- [Source records]:

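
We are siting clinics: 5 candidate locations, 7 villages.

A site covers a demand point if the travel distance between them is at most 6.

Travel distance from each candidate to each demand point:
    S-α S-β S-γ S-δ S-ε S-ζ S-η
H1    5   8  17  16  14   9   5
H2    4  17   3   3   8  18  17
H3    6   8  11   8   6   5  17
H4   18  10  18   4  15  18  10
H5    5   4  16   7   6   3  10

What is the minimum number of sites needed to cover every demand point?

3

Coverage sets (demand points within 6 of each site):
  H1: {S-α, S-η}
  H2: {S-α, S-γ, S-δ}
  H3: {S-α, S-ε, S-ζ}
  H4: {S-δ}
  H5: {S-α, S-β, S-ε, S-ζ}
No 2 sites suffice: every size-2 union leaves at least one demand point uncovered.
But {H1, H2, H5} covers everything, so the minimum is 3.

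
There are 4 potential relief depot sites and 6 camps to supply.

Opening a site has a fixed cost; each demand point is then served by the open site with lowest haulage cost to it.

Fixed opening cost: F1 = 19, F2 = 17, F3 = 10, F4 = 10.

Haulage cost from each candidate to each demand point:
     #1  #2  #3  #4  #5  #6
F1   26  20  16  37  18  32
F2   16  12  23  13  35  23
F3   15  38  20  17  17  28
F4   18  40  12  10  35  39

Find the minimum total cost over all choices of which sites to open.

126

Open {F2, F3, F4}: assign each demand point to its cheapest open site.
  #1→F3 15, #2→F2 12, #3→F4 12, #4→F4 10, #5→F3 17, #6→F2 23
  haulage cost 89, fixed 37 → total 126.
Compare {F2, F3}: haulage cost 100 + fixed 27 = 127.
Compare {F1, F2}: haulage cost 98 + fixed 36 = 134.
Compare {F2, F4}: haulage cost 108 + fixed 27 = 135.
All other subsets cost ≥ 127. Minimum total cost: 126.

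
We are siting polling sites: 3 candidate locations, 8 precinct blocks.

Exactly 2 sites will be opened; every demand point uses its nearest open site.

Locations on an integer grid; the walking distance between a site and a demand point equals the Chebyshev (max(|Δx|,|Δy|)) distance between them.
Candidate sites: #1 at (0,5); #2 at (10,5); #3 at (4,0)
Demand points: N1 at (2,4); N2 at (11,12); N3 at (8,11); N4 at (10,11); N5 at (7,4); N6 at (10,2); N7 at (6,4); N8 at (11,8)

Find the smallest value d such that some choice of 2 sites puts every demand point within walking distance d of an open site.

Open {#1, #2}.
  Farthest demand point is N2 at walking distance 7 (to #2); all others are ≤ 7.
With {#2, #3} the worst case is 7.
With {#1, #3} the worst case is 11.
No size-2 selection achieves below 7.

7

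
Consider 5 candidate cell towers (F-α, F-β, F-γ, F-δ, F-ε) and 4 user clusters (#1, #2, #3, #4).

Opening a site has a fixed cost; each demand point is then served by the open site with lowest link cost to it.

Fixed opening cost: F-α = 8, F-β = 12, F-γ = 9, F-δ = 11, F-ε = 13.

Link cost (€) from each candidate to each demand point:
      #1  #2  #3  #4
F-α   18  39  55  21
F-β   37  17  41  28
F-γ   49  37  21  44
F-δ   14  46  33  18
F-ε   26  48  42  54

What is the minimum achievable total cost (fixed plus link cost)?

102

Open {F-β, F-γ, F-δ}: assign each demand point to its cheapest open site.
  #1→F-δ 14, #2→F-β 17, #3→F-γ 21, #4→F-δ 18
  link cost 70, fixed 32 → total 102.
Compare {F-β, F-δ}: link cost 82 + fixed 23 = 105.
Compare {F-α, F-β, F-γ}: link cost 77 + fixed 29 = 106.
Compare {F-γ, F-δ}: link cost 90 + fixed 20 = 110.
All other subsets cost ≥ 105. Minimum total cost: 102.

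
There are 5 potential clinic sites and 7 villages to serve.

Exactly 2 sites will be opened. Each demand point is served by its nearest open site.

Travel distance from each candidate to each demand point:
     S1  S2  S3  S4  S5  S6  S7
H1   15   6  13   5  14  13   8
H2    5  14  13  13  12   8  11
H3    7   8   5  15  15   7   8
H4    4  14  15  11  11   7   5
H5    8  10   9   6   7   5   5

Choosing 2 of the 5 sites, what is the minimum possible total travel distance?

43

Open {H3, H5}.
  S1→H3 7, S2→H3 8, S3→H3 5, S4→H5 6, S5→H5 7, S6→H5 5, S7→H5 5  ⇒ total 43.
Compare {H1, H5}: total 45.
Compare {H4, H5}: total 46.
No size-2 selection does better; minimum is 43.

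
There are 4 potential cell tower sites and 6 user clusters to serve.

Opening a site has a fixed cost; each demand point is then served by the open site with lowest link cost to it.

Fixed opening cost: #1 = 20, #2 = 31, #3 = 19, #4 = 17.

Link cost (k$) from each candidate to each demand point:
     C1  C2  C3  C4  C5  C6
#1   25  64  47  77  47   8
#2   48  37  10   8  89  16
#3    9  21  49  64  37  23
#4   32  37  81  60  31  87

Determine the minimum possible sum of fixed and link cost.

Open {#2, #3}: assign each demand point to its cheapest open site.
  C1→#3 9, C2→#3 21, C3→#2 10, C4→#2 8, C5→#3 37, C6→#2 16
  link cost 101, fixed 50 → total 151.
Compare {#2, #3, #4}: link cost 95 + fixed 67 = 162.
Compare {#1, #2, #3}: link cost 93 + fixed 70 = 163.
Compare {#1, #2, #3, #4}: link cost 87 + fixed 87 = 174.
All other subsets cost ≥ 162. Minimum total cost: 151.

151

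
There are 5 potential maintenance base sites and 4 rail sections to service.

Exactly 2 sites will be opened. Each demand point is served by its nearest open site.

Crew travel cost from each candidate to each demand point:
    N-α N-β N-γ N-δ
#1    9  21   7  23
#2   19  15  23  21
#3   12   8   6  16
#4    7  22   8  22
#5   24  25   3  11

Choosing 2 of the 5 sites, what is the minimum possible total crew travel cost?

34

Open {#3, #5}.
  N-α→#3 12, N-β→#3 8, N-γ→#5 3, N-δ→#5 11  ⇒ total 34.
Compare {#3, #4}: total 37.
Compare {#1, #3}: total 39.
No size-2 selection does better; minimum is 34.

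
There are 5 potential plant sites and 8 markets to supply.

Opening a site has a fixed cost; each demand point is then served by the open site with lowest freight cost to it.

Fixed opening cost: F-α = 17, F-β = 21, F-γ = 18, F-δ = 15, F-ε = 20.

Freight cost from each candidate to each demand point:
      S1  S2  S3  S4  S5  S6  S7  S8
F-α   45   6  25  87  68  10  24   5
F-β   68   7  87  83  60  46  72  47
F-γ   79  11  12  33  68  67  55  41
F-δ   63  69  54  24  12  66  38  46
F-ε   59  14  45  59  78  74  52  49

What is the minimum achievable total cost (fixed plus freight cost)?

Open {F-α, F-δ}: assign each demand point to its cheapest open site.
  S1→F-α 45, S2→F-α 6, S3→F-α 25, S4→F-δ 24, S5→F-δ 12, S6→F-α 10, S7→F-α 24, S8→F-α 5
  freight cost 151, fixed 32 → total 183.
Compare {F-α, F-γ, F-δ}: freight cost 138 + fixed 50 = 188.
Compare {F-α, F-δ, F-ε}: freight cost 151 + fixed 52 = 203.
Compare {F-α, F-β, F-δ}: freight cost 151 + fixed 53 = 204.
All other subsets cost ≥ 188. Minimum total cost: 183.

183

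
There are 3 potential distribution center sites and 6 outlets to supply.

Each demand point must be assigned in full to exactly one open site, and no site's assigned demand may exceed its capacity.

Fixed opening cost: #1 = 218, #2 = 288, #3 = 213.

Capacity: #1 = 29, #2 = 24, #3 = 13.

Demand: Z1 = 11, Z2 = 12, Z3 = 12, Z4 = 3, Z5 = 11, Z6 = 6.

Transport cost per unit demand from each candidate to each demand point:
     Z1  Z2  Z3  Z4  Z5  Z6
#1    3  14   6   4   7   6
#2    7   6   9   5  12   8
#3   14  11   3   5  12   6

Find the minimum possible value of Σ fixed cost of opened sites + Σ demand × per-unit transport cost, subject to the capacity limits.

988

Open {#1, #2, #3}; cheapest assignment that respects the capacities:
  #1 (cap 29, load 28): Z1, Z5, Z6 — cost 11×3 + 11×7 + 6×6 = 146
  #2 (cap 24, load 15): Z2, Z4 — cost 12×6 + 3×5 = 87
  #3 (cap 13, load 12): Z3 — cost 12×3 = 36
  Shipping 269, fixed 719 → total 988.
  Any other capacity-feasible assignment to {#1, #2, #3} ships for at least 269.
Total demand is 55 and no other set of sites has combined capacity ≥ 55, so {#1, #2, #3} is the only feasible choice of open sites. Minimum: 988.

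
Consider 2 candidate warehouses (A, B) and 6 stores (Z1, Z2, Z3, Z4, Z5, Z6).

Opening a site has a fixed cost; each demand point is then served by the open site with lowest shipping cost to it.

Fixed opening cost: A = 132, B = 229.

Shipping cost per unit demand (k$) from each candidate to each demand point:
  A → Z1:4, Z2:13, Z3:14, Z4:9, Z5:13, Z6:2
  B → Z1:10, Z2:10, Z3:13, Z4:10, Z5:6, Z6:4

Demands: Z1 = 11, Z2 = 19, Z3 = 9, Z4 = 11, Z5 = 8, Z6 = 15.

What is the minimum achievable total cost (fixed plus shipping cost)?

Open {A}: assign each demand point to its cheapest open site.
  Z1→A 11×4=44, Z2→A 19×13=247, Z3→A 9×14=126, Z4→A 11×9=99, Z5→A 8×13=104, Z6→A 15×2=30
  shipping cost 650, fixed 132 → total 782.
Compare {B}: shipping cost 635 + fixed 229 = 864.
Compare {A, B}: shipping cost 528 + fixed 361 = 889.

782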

- [What is being asked]: What lines of the listing contain the word "between"? Copy them all.

- [Answer for this exercise]:
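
A site covers a demand point if the travel distance between them is at most 6.
Locations on an integer grid; the walking distance between a site and a demand point equals the Chebyshev (max(|Δx|,|Δy|)) distance between them.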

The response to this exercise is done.